ENTRIES PROVIDED:
#####
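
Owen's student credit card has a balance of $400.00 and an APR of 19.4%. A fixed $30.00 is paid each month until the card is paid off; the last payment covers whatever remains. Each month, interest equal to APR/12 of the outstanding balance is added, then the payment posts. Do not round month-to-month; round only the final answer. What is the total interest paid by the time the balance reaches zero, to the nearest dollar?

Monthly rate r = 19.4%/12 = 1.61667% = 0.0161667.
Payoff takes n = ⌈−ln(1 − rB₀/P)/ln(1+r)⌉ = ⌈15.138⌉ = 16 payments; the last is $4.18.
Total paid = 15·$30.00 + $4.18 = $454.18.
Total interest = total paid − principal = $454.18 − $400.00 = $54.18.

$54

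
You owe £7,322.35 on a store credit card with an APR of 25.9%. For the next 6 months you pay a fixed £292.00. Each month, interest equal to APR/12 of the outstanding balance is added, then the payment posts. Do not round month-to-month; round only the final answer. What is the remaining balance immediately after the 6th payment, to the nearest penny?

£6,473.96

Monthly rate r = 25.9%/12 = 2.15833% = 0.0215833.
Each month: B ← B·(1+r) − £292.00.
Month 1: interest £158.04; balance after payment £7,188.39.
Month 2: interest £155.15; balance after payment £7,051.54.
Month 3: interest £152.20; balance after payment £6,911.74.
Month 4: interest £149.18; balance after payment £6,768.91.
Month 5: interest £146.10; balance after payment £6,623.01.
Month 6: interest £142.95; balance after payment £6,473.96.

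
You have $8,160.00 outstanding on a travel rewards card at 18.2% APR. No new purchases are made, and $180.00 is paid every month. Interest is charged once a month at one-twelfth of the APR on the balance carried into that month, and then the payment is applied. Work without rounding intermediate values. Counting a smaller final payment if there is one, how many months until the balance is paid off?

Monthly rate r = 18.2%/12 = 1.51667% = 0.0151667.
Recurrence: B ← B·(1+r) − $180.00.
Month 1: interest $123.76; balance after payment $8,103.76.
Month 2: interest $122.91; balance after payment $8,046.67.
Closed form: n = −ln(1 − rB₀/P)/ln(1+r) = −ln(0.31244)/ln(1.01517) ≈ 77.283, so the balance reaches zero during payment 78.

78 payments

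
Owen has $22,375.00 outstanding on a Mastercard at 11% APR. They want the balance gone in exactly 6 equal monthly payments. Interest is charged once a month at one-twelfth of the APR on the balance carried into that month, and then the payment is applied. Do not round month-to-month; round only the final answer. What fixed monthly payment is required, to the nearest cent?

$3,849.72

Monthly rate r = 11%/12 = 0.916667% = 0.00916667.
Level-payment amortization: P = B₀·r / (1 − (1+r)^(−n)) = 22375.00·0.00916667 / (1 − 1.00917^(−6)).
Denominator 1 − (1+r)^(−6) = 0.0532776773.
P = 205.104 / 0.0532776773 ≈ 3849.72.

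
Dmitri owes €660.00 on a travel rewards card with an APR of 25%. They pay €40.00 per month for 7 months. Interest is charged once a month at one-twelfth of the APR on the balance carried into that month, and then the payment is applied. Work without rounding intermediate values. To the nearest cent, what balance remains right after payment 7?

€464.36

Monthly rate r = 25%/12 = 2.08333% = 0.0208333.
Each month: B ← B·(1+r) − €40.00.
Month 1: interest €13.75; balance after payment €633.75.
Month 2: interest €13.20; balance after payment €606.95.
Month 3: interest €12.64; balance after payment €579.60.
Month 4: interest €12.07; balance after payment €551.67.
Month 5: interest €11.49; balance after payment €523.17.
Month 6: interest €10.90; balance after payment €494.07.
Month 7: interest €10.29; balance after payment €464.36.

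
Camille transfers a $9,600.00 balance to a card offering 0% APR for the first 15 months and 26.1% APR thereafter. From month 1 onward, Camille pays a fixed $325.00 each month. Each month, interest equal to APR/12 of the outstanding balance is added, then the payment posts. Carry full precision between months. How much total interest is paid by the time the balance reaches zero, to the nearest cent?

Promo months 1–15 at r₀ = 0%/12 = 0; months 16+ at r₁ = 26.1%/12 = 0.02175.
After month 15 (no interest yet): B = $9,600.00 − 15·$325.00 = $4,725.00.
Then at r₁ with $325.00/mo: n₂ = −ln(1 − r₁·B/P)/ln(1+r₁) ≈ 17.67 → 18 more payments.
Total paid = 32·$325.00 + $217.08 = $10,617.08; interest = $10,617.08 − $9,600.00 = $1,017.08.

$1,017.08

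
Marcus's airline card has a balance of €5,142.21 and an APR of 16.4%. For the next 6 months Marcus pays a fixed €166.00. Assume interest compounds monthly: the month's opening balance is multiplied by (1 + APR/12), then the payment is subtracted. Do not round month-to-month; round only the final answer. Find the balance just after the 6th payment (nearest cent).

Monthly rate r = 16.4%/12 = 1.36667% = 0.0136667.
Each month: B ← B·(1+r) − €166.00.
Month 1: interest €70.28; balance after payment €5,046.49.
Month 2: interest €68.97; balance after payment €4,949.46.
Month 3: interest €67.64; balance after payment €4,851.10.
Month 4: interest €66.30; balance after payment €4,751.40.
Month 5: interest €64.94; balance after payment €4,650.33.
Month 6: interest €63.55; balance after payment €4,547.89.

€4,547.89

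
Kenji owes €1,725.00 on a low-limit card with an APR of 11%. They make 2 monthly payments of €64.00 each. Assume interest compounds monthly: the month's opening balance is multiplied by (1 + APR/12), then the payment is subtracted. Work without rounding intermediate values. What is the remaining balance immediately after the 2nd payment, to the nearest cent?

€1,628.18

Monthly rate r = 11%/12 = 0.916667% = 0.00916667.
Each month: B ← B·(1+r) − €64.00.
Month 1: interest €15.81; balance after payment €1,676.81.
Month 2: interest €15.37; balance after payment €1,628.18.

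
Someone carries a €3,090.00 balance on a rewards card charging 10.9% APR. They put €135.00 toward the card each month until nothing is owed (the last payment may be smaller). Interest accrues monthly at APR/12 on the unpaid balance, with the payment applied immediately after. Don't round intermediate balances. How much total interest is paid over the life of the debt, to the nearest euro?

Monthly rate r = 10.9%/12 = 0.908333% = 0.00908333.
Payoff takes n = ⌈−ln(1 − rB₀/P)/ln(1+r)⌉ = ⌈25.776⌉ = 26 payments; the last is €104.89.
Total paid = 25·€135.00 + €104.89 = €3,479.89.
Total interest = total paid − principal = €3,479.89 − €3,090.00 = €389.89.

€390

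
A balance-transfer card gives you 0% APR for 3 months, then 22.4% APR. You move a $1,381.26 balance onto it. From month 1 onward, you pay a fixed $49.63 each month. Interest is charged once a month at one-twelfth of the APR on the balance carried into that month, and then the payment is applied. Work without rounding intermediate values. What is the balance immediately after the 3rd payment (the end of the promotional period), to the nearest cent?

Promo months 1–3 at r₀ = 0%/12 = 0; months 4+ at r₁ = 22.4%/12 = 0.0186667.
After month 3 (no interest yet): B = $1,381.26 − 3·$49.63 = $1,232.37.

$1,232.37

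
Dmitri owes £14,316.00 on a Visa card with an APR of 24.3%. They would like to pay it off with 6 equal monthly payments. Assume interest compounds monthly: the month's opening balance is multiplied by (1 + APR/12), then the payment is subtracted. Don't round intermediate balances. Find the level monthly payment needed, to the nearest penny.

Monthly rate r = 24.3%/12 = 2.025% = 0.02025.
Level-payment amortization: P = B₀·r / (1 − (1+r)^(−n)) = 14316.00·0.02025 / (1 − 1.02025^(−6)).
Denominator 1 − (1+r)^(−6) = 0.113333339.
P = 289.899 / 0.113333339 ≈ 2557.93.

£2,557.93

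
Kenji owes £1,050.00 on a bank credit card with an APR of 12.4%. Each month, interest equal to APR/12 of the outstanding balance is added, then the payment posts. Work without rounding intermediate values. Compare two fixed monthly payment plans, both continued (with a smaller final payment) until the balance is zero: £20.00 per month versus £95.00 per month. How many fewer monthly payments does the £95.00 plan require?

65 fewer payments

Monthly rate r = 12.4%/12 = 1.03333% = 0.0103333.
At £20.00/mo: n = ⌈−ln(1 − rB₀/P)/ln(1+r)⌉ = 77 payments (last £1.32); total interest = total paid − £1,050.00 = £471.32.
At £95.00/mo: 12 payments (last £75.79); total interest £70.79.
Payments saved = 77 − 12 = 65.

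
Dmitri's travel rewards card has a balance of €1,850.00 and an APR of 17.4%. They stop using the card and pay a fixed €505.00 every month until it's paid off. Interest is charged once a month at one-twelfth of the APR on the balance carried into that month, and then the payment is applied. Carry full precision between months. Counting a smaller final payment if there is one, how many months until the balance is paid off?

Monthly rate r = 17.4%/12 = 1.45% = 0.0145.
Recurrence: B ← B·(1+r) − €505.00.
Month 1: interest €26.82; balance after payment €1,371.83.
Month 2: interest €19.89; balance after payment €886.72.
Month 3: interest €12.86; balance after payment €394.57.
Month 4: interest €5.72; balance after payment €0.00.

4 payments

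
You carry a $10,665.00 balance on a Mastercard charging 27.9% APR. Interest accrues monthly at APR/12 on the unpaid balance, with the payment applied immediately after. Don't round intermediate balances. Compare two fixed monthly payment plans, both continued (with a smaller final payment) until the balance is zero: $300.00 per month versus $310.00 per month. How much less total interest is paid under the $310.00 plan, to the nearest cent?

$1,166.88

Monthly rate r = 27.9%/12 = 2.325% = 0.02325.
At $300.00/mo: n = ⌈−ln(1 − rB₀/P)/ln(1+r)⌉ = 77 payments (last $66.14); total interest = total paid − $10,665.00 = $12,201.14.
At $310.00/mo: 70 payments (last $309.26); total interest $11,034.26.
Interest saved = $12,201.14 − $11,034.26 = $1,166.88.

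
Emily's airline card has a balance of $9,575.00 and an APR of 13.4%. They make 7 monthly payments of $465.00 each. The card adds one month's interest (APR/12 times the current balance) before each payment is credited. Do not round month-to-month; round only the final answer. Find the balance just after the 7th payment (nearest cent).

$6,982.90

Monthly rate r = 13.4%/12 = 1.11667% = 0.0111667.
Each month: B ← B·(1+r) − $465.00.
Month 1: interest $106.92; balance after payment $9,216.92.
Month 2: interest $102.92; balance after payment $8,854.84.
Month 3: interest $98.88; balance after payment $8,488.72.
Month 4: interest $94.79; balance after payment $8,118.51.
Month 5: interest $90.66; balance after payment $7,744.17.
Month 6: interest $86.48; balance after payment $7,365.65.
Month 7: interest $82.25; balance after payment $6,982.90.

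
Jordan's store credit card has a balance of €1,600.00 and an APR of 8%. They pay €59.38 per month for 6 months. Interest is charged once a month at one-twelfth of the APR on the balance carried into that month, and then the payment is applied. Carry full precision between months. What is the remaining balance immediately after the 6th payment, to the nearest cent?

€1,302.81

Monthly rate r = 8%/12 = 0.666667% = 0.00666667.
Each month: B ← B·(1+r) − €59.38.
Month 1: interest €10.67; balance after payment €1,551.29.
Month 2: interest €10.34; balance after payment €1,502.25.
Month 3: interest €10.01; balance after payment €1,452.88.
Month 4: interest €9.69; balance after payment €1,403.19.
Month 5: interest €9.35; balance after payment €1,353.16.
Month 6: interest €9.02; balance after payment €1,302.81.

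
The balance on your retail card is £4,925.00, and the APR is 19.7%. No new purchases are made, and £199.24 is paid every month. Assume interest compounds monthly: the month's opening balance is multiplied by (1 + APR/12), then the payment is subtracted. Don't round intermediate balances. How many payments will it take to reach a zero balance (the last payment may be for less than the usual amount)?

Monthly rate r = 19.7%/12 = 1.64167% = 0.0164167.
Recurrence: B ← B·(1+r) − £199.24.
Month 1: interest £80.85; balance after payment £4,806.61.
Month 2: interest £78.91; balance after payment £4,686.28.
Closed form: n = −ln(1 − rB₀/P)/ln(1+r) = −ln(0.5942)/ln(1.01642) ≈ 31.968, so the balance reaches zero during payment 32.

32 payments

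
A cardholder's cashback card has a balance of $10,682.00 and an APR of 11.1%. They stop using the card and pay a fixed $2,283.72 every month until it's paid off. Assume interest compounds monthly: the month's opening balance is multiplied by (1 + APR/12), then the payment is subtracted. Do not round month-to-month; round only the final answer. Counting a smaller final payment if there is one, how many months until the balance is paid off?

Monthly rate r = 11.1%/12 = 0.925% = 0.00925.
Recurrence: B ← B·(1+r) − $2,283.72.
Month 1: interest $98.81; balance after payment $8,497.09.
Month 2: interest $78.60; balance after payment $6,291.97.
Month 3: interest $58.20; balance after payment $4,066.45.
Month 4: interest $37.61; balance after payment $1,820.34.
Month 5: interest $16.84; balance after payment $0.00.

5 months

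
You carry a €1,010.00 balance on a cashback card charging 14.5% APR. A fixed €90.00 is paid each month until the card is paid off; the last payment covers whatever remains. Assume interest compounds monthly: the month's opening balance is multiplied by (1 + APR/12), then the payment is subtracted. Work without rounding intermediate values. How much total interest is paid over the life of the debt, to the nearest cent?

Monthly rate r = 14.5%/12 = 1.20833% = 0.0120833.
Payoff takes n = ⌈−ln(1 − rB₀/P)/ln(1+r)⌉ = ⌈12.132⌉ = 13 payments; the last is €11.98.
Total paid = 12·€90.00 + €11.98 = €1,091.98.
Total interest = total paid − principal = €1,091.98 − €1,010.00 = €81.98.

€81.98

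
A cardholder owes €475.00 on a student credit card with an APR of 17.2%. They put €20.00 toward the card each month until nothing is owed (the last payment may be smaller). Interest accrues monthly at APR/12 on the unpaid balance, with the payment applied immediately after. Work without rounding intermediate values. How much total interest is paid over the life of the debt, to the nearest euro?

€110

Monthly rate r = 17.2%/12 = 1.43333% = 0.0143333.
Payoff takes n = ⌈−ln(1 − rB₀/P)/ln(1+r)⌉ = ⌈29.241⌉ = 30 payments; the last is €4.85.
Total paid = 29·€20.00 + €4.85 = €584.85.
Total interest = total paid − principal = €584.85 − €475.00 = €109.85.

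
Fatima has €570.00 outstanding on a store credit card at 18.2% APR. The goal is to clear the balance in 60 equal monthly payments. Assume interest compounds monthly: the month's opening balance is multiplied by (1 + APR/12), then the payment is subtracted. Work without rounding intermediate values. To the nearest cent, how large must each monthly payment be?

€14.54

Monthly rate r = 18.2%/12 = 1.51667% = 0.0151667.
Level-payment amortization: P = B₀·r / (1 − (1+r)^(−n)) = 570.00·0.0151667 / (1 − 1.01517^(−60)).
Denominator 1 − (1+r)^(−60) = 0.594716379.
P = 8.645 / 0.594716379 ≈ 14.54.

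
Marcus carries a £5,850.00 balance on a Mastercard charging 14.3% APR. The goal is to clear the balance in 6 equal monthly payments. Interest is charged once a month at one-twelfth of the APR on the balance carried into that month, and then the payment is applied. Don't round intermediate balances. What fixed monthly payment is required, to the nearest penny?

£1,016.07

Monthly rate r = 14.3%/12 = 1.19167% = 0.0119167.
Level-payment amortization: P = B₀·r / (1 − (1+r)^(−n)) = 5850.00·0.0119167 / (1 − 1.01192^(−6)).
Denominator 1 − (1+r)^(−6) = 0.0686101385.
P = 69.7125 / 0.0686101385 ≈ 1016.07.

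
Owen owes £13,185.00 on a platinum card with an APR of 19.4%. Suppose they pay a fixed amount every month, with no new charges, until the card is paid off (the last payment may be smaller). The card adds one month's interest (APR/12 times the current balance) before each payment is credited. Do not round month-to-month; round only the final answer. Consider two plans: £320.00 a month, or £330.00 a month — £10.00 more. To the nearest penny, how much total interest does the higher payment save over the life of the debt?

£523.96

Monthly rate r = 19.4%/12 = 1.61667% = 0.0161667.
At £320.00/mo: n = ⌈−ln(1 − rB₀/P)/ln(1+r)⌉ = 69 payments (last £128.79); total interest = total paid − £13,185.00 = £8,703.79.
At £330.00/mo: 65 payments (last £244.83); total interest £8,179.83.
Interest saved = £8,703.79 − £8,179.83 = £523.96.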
#####
PROBLEM TO WORK ON: Beginning with the line that holds "Marcus carries a", restate word for word every line down to the end of the data, and only those lines.

TASK ANSWER:
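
Marcus carries a £5,850.00 balance on a Mastercard charging 14.3% APR. The goal is to clear the balance in 6 equal monthly payments. Interest is charged once a month at one-twelfth of the APR on the balance carried into that month, and then the payment is applied. Don't round intermediate balances. What fixed monthly payment is required, to the nearest penny?

£1,016.07

Monthly rate r = 14.3%/12 = 1.19167% = 0.0119167.
Level-payment amortization: P = B₀·r / (1 − (1+r)^(−n)) = 5850.00·0.0119167 / (1 − 1.01192^(−6)).
Denominator 1 − (1+r)^(−6) = 0.0686101385.
P = 69.7125 / 0.0686101385 ≈ 1016.07.

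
Owen owes £13,185.00 on a platinum card with an APR of 19.4%. Suppose they pay a fixed amount every month, with no new charges, until the card is paid off (the last payment may be smaller). The card adds one month's interest (APR/12 times the current balance) before each payment is credited. Do not round month-to-month; round only the final answer. Consider two plans: £320.00 a month, or £330.00 a month — £10.00 more. To the nearest penny, how much total interest does the higher payment save over the life of the debt?

£523.96

Monthly rate r = 19.4%/12 = 1.61667% = 0.0161667.
At £320.00/mo: n = ⌈−ln(1 − rB₀/P)/ln(1+r)⌉ = 69 payments (last £128.79); total interest = total paid − £13,185.00 = £8,703.79.
At £330.00/mo: 65 payments (last £244.83); total interest £8,179.83.
Interest saved = £8,703.79 − £8,179.83 = £523.96.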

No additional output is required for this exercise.